**GOAL OF THE EXERCISE:** The response should consist of the data reproduced word for word.

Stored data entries
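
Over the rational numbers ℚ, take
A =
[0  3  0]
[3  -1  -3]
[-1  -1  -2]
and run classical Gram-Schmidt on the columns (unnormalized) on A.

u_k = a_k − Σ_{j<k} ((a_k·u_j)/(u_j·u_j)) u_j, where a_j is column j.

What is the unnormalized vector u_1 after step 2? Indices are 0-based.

u_1 = (3, -2/5, -6/5)

Step 1: u_0 = a_0 = (0, 3, -1).
Step 2: u_1 = a_1 − (-1/5)·u_0 = (3, -2/5, -6/5).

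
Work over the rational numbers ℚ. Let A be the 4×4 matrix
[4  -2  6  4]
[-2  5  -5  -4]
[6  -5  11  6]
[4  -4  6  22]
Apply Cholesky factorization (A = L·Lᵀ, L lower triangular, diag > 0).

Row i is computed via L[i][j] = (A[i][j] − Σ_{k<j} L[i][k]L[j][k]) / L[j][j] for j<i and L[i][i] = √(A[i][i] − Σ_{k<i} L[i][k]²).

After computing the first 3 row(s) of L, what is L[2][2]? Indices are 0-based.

L[2][2] = 1

Step 1: L[0][0] = √(4) = 2.
  L[1][0] = (-2) / L[0][0] = -1.
Step 2: L[1][1] = √(4) = 2.
  L[2][0] = (6) / L[0][0] = 3.
  L[2][1] = (-2) / L[1][1] = -1.
Step 3: L[2][2] = √(1) = 1.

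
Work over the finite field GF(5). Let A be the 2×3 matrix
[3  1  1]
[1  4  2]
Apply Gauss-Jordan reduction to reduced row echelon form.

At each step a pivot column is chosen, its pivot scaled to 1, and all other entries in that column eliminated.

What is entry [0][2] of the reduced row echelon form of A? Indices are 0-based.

M[0][2] = 2

[1] R0 /= 3  ⇒  (1, 2, 2)
     R1 -= 1·R0  ⇒  (0, 2, 0)
[2] R1 /= 2  ⇒  (0, 1, 0)
     R0 -= 2·R1  ⇒  (1, 0, 2)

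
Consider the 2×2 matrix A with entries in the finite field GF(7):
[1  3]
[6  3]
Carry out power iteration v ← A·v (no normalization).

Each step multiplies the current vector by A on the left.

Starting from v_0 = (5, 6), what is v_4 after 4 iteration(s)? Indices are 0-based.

v_0 = (5, 6).
v_1 = A·v_0 = (2, 6).
v_2 = A·v_1 = (6, 2).
v_3 = A·v_2 = (5, 0).
v_4 = A·v_3 = (5, 2).

v_4 = (5, 2)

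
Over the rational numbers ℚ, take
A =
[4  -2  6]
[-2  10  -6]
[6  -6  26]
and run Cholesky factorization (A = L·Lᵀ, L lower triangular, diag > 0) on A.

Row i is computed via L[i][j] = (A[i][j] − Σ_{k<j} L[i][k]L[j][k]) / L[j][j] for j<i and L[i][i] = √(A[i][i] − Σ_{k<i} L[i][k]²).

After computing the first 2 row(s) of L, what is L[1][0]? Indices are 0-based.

Step 1: L[0][0] = √(4) = 2.
  L[1][0] = (-2) / L[0][0] = -1.
Step 2: L[1][1] = √(9) = 3.

L[1][0] = -1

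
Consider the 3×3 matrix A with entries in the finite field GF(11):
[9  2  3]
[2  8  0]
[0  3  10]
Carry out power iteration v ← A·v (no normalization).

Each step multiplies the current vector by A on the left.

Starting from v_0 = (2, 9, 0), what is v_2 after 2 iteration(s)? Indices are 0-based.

v_2 = (7, 9, 3)

v_0 = (2, 9, 0).
v_1 = A·v_0 = (3, 10, 5).
v_2 = A·v_1 = (7, 9, 3).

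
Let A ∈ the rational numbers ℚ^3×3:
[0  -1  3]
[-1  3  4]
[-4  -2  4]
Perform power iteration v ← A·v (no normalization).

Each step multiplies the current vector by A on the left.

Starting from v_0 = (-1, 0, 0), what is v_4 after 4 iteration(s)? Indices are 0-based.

v_0 = (-1, 0, 0).
v_1 = A·v_0 = (0, 1, 4).
v_2 = A·v_1 = (11, 19, 14).
v_3 = A·v_2 = (23, 102, -26).
v_4 = A·v_3 = (-180, 179, -400).

v_4 = (-180, 179, -400)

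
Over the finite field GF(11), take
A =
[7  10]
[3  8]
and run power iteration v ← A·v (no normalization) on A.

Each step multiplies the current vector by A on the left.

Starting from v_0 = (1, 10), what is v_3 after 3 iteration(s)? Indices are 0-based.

v_3 = (3, 0)

v_0 = (1, 10).
v_1 = A·v_0 = (8, 6).
v_2 = A·v_1 = (6, 6).
v_3 = A·v_2 = (3, 0).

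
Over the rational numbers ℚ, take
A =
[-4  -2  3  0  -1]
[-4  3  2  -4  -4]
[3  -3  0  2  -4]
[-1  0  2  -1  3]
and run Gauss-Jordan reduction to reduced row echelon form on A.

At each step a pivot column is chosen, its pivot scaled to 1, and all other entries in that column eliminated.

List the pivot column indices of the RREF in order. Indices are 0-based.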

**SOLUTION TO THIS EXERCISE:**
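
Over the rational numbers ℚ, take
A =
[0  3  0]
[3  -1  -3]
[-1  -1  -2]
and run classical Gram-Schmidt on the columns (unnormalized) on A.

u_k = a_k − Σ_{j<k} ((a_k·u_j)/(u_j·u_j)) u_j, where a_j is column j.

What is the unnormalized vector u_1 after step 2? Indices are 0-based.

u_1 = (3, -2/5, -6/5)

Step 1: u_0 = a_0 = (0, 3, -1).
Step 2: u_1 = a_1 − (-1/5)·u_0 = (3, -2/5, -6/5).

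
Work over the rational numbers ℚ. Let A be the 4×4 matrix
[4  -2  6  4]
[-2  5  -5  -4]
[6  -5  11  6]
[4  -4  6  22]
Apply Cholesky factorization (A = L·Lᵀ, L lower triangular, diag > 0).

Row i is computed via L[i][j] = (A[i][j] − Σ_{k<j} L[i][k]L[j][k]) / L[j][j] for j<i and L[i][i] = √(A[i][i] − Σ_{k<i} L[i][k]²).

After computing the first 3 row(s) of L, what is L[2][2]? Indices are 0-based.

L[2][2] = 1

Step 1: L[0][0] = √(4) = 2.
  L[1][0] = (-2) / L[0][0] = -1.
Step 2: L[1][1] = √(4) = 2.
  L[2][0] = (6) / L[0][0] = 3.
  L[2][1] = (-2) / L[1][1] = -1.
Step 3: L[2][2] = √(1) = 1.

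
Work over the finite field GF(5). Let A be the 2×3 matrix
[3  1  1]
[1  4  2]
Apply Gauss-Jordan reduction to reduced row echelon form.

At each step a pivot column is chosen, its pivot scaled to 1, and all other entries in that column eliminated.

What is entry [0][2] of the reduced row echelon form of A? Indices are 0-based.

M[0][2] = 2

[1] R0 /= 3  ⇒  (1, 2, 2)
     R1 -= 1·R0  ⇒  (0, 2, 0)
[2] R1 /= 2  ⇒  (0, 1, 0)
     R0 -= 2·R1  ⇒  (1, 0, 2)

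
Consider the 2×2 matrix A with entries in the finite field GF(7):
[1  3]
[6  3]
Carry out power iteration v ← A·v (no normalization).

Each step multiplies the current vector by A on the left.

Starting from v_0 = (5, 6), what is v_4 after 4 iteration(s)? Indices are 0-based.

v_0 = (5, 6).
v_1 = A·v_0 = (2, 6).
v_2 = A·v_1 = (6, 2).
v_3 = A·v_2 = (5, 0).
v_4 = A·v_3 = (5, 2).

v_4 = (5, 2)

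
Over the rational numbers ℚ, take
A =
[4  -2  6]
[-2  10  -6]
[6  -6  26]
and run Cholesky factorization (A = L·Lᵀ, L lower triangular, diag > 0) on A.

Row i is computed via L[i][j] = (A[i][j] − Σ_{k<j} L[i][k]L[j][k]) / L[j][j] for j<i and L[i][i] = √(A[i][i] − Σ_{k<i} L[i][k]²).

After computing the first 2 row(s) of L, what is L[1][0]? Indices are 0-based.

Step 1: L[0][0] = √(4) = 2.
  L[1][0] = (-2) / L[0][0] = -1.
Step 2: L[1][1] = √(9) = 3.

L[1][0] = -1

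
Consider the 3×3 matrix A with entries in the finite field GF(11):
[9  2  3]
[2  8  0]
[0  3  10]
Carry out power iteration v ← A·v (no normalization).

Each step multiplies the current vector by A on the left.

Starting from v_0 = (2, 9, 0), what is v_2 after 2 iteration(s)? Indices are 0-based.

v_2 = (7, 9, 3)

v_0 = (2, 9, 0).
v_1 = A·v_0 = (3, 10, 5).
v_2 = A·v_1 = (7, 9, 3).

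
Let A ∈ the rational numbers ℚ^3×3:
[0  -1  3]
[-1  3  4]
[-4  -2  4]
Perform power iteration v ← A·v (no normalization).

Each step multiplies the current vector by A on the left.

Starting from v_0 = (-1, 0, 0), what is v_4 after 4 iteration(s)? Indices are 0-based.

v_0 = (-1, 0, 0).
v_1 = A·v_0 = (0, 1, 4).
v_2 = A·v_1 = (11, 19, 14).
v_3 = A·v_2 = (23, 102, -26).
v_4 = A·v_3 = (-180, 179, -400).

v_4 = (-180, 179, -400)

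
Over the finite field GF(11), take
A =
[7  10]
[3  8]
and run power iteration v ← A·v (no normalization) on A.

Each step multiplies the current vector by A on the left.

Starting from v_0 = (1, 10), what is v_3 after 3 iteration(s)? Indices are 0-based.

v_3 = (3, 0)

v_0 = (1, 10).
v_1 = A·v_0 = (8, 6).
v_2 = A·v_1 = (6, 6).
v_3 = A·v_2 = (3, 0).

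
Over the rational numbers ℚ, take
A =
[-4  -2  3  0  -1]
[-4  3  2  -4  -4]
[3  -3  0  2  -4]
[-1  0  2  -1  3]
and run Gauss-Jordan reduction to reduced row echelon form on A.

At each step a pivot column is chosen, its pivot scaled to 1, and all other entries in that column eliminated.

List the pivot column indices of the RREF in order. Indices are 0-based.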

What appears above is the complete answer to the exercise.